- [TASK TO COMPLETE]
Report every line of the records below that includes the string "tree".

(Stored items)
__________
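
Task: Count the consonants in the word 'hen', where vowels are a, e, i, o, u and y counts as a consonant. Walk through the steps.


Consonants in 'hen': h, n = 2 consonants.

2


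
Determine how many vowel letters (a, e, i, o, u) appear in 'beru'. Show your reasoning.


Vowels in 'beru': e, u = 2 vowels.

2


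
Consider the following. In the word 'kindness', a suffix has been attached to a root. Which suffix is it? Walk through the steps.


The word 'kindness' = 'kind' (root) + '-ness' (suffix). The suffix is '-ness'.

ness


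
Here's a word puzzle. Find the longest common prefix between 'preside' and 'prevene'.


Compare from the start: 3 characters match: 'pre'. Mismatch at position 4: 's' vs 'v'.

pre


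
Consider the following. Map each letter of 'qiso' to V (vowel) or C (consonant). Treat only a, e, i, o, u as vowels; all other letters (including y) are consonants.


Letter mapping: q = C, i = V, s = C, o = V.

CVCV


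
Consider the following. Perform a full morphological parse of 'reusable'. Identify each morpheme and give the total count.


Step 1: Identify prefix: 're' (meaning: again)
Step 2: Identify root: 'use'
Step 3: Identify suffix(es): 'able'
Decomposition: re- (prefix: again) + use (root) + -able (suffix: capable of)
Total morphemes: 3

3 morphemes (re- (prefix: again) + use (root) + -able (suffix: capable of))


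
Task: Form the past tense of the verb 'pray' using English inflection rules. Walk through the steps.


Apply rule: Add -ed. 'pray' becomes 'prayed'.

prayed


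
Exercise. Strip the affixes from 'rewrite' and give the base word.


Remove prefix 're' from 'rewrite' to get root 'write'.

write


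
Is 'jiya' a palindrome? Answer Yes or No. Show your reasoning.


Forward: 'jiya'
Reversed: 'ayij'
They differ.

No


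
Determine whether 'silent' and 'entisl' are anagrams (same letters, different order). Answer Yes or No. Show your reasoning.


Sorted letters of 'silent': 'eilnst'
Sorted letters of 'entisl': 'eilnst'
They match.

Yes


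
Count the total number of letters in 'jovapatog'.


Spell out 'jovapatog' and number each letter: j(1), o(2), v(3), a(4), p(5), a(6), t(7), o(8), g(9). Total: 9 letters.

9


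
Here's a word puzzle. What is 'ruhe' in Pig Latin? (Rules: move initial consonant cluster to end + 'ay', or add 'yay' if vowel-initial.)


'ruhe': move consonant cluster 'r' to end and add 'ay': 'uheray'.

uheray


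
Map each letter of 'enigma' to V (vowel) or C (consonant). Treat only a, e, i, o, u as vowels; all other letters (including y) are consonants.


Letter mapping: e = V, n = C, i = V, g = C, m = C, a = V.

VCVCCV


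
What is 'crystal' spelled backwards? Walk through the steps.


Reverse 'crystal' character by character: 'latsyrc'.

latsyrc


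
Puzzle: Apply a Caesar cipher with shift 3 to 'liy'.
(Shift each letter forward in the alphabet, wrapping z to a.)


Shift each letter by 3: l -> o, i -> l, y -> b. Result: 'olb'.

olb


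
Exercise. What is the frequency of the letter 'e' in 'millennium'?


Letter 'e' in 'millennium': found at position(s) 5 = 1 occurrence(s).

1


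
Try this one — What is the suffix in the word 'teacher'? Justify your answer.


The word 'teacher' = 'teach' (root) + '-er' (suffix). The suffix is '-er'.

er


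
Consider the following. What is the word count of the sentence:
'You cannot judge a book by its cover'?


Split into words: You | cannot | judge | a | book | by | its | cover = 8 words.

8


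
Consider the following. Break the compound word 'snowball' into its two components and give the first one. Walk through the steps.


Split 'snowball' into 'snow' + 'ball'. The first part is 'snow'.

snow


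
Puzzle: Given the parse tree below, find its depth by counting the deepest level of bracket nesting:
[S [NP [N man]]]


Count bracket nesting levels:
'[' at pos 0: depth = 1
'[' at pos 3: depth = 2
'[' at pos 7: depth = 3
Maximum depth reached: 3

3


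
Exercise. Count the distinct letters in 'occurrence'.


Unique letters in 'occurrence': {c, e, n, o, r, u} = 6 distinct letters.

6


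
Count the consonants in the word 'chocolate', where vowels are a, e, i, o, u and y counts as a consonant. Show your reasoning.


Consonants in 'chocolate': c, h, c, l, t = 5 consonants.

5


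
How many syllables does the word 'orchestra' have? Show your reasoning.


Break 'orchestra' into syllables: or-ches-tra -> or | ches | tra = 3 syllables

3 syllables


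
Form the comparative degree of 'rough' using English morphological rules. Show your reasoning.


Apply comparative formation (add -er): 'rough' -> 'rougher'.

rougher


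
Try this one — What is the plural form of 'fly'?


Apply rule: Change -y to -ies (consonant + y). 'fly' becomes 'flies'.

flies


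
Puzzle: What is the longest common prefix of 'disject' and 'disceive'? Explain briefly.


Compare from the start: 3 characters match: 'dis'. Mismatch at position 4: 'j' vs 'c'.

dis


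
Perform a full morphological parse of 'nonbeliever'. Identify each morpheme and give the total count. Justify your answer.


Step 1: Identify prefix: 'non' (meaning: not)
Step 2: Identify root: 'believe'
Step 3: Identify suffix(es): 'er'
Decomposition: non- (prefix: not) + believe (root) + -er (suffix: one who)
Total morphemes: 3

3 morphemes (non- (prefix: not) + believe (root) + -er (suffix: one who))


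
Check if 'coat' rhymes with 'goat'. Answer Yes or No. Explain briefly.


Rime (stressed vowel + following sounds) of 'coat': -oat = /oʊt/
Rime of 'goat': -oat = /oʊt/
/oʊt/ and /oʊt/ are the same ending sound, so the words rhyme.

Yes


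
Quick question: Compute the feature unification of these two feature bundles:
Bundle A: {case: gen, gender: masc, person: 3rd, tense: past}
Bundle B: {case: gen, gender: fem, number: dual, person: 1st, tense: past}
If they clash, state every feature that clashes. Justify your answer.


Compare features:
case: A=gen vs B=gen -> unified: gen
gender: A=masc vs B=fem -> CLASH
number: A=_ vs B=dual -> unified: dual
person: A=3rd vs B=1st -> CLASH
tense: A=past vs B=past -> unified: past
Clashes detected on features 'gender' (masc vs fem) and 'person' (3rd vs 1st); unification fails.

CLASH on 'gender' (masc vs fem) and 'person' (3rd vs 1st)


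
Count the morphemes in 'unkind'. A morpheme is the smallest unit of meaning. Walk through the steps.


Decomposition: un- (prefix) + kind (root) = 2 morpheme(s)

2 morphemes


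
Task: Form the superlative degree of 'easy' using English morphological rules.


Apply superlative formation (consonant + y: change y to i, add -est): 'easy' -> 'easiest'.

easiest


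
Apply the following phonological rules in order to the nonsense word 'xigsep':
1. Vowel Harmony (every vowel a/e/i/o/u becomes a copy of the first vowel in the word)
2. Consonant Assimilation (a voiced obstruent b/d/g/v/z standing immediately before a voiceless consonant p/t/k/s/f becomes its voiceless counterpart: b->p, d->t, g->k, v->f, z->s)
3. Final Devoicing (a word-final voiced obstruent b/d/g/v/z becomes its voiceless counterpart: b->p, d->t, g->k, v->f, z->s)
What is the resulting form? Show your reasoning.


Starting form: 'xigsep'
Rule 1: Vowel Harmony: all vowels become 'i' (matching first vowel). 'xigsep' -> 'xigsip'
Rule 2: Consonant Assimilation: voiced obstruent before voiceless consonant becomes voiceless ('gs' -> 'ks'). 'xigsip' -> 'xiksip'
Rule 3: Final Devoicing: final consonant 'p' is not one of the voiced obstruents b/d/g/v/z. No change.
Final form: 'xiksip'

xiksip


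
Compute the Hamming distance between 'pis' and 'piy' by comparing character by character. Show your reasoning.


Alignment:
Position 1: 'p' vs 'p' = match
Position 2: 'i' vs 'i' = match
Position 3: 's' vs 'y' = DIFFER
Total differences: 1

1


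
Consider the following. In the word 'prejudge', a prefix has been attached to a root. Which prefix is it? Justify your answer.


The word 'prejudge' = 'pre' (prefix) + 'judge' (root). The prefix is 'pre'.

pre


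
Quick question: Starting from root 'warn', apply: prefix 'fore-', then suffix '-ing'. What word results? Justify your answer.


Step 1: Add prefix 'fore-' to 'warn' = 'forewarn'
Step 2: Add suffix '-ing' to 'forewarn' = 'forewarning'

forewarning


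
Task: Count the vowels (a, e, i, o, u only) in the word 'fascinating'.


Vowels in 'fascinating': a, i, a, i = 4 vowels.

4


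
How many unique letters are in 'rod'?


Unique letters in 'rod': {d, o, r} = 3 distinct letters.

3


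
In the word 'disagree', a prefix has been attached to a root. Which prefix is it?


The word 'disagree' = 'dis' (prefix) + 'agree' (root). The prefix is 'dis'.

dis


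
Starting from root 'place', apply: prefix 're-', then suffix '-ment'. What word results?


Step 1: Add prefix 're-' to 'place' = 'replace'
Step 2: Add suffix '-ment' to 'replace' = 'replacement'

replacement


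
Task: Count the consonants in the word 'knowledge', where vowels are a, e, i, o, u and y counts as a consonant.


Consonants in 'knowledge': k, n, w, l, d, g = 6 consonants.

6


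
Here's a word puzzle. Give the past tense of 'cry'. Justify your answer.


Apply rule: Change -y to -ied. 'cry' becomes 'cried'.

cried


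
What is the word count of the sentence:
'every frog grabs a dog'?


Split into words: every | frog | grabs | a | dog = 5 words.

5


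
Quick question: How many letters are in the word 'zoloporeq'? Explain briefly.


Spell out 'zoloporeq' and number each letter: z(1), o(2), l(3), o(4), p(5), o(6), r(7), e(8), q(9). Total: 9 letters.

9


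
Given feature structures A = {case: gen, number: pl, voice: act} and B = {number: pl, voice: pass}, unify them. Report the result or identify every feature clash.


Compare features:
case: A=gen vs B=_ -> unified: gen
number: A=pl vs B=pl -> unified: pl
voice: A=act vs B=pass -> CLASH
Clash detected on feature 'voice' (act vs pass); unification fails.

CLASH on 'voice' (act vs pass)


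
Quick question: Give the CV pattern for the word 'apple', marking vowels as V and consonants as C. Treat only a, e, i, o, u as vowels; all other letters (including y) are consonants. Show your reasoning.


Letter mapping: a = V, p = C, p = C, l = C, e = V.

VCCCV


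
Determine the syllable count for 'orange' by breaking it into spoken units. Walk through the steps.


Break 'orange' into syllables: or-ange -> or | ange = 2 syllables

2 syllables


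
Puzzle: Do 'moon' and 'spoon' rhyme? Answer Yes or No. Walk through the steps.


Rime (stressed vowel + following sounds) of 'moon': -oon = /uːn/
Rime of 'spoon': -oon = /uːn/
/uːn/ and /uːn/ are the same ending sound, so the words rhyme.

Yes


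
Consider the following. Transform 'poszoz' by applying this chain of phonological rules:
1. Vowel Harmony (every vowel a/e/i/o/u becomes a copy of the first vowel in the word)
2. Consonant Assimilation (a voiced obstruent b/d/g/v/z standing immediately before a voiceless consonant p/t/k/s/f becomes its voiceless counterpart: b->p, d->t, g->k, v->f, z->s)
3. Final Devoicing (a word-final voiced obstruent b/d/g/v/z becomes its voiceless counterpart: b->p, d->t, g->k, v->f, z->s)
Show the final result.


Starting form: 'poszoz'
Rule 1: Vowel Harmony: all vowels already match. No change.
Rule 2: Consonant Assimilation: no voiced obstruent (b/d/g/v/z) stands immediately before a voiceless consonant (p/t/k/s/f). No change.
Rule 3: Final Devoicing: word-final voiced obstruent 'z' becomes voiceless 's'. 'poszoz' -> 'poszos'
Final form: 'poszos'

poszos


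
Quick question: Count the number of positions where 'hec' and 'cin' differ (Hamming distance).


Alignment:
Position 1: 'h' vs 'c' = DIFFER
Position 2: 'e' vs 'i' = DIFFER
Position 3: 'c' vs 'n' = DIFFER
Total differences: 3

3


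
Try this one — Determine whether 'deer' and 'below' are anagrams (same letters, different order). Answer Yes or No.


Sorted letters of 'deer': 'deer'
Sorted letters of 'below': 'below'
They do not match.

No


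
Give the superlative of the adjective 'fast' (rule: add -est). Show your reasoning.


Apply superlative formation (add -est): 'fast' -> 'fastest'.

fastest


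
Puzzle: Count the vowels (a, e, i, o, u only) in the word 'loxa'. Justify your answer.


Vowels in 'loxa': o, a = 2 vowels.

2


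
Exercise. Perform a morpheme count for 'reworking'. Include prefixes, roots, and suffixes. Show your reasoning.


Decomposition: re- (prefix) + work (root) + -ing (suffix) = 3 morpheme(s)

3 morphemes


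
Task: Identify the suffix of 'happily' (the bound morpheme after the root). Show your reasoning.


The word 'happily' = 'happy' (root) + '-ly' (suffix). The suffix is '-ly'.

ly


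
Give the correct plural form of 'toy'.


Apply rule: Add -s. 'toy' becomes 'toys'.

toys


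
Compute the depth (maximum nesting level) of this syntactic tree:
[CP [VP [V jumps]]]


Count bracket nesting levels:
'[' at pos 0: depth = 1
'[' at pos 4: depth = 2
'[' at pos 8: depth = 3
Maximum depth reached: 3

3


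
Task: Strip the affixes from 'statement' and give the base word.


Remove suffix '-ment' from 'statement' to get root 'state'.

state


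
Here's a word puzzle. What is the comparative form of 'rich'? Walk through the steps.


Apply comparative formation (add -er): 'rich' -> 'richer'.

richer


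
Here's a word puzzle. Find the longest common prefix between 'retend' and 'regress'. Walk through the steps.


Compare from the start: 2 characters match: 're'. Mismatch at position 3: 't' vs 'g'.

re


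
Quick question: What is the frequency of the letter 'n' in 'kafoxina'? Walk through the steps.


Letter 'n' in 'kafoxina': found at position(s) 7 = 1 occurrence(s).

1


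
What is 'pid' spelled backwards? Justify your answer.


Reverse 'pid' character by character: 'dip'.

dip


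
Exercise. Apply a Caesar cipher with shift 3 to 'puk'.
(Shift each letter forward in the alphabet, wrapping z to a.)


Shift each letter by 3: p -> s, u -> x, k -> n. Result: 'sxn'.

sxn


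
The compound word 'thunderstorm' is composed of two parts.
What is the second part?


Split 'thunderstorm' into 'thunder' + 'storm'. The second part is 'storm'.

storm


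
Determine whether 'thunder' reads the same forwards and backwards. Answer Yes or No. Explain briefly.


Forward: 'thunder'
Reversed: 'rednuht'
They differ.

No


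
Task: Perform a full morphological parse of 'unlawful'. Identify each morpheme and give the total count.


Step 1: Identify prefix: 'un' (meaning: not/reverse)
Step 2: Identify root: 'law'
Step 3: Identify suffix(es): 'ful'
Decomposition: un- (prefix: not/reverse) + law (root) + -ful (suffix: full of)
Total morphemes: 3

3 morphemes (un- (prefix: not/reverse) + law (root) + -ful (suffix: full of))


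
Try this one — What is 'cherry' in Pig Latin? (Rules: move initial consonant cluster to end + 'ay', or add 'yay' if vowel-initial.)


'cherry': move consonant cluster 'ch' to end and add 'ay': 'errychay'.

errychay


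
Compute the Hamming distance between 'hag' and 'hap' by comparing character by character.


Alignment:
Position 1: 'h' vs 'h' = match
Position 2: 'a' vs 'a' = match
Position 3: 'g' vs 'p' = DIFFER
Total differences: 1

1


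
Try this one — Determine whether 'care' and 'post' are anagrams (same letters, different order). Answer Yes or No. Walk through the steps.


Sorted letters of 'care': 'acer'
Sorted letters of 'post': 'opst'
They do not match.

No


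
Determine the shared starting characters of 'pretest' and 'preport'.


Compare from the start: 3 characters match: 'pre'. Mismatch at position 4: 't' vs 'p'.

pre


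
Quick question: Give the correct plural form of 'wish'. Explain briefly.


Apply rule: Add -es (sibilant/fricative ending). 'wish' becomes 'wishes'.

wishes


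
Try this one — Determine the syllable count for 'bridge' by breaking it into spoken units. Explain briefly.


Break 'bridge' into syllables: bridge -> bridge = 1 syllable

1 syllable


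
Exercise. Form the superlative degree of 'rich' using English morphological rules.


Apply superlative formation (add -est): 'rich' -> 'richest'.

richest


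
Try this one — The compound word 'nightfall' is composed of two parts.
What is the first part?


Split 'nightfall' into 'night' + 'fall'. The first part is 'night'.

night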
__________
- [FINISHED EXERCISE]
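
Puzzle: Given the parse tree below, find its depth by counting the deepest level of bracket nesting:
Compute the depth (maximum nesting level) of this syntactic tree: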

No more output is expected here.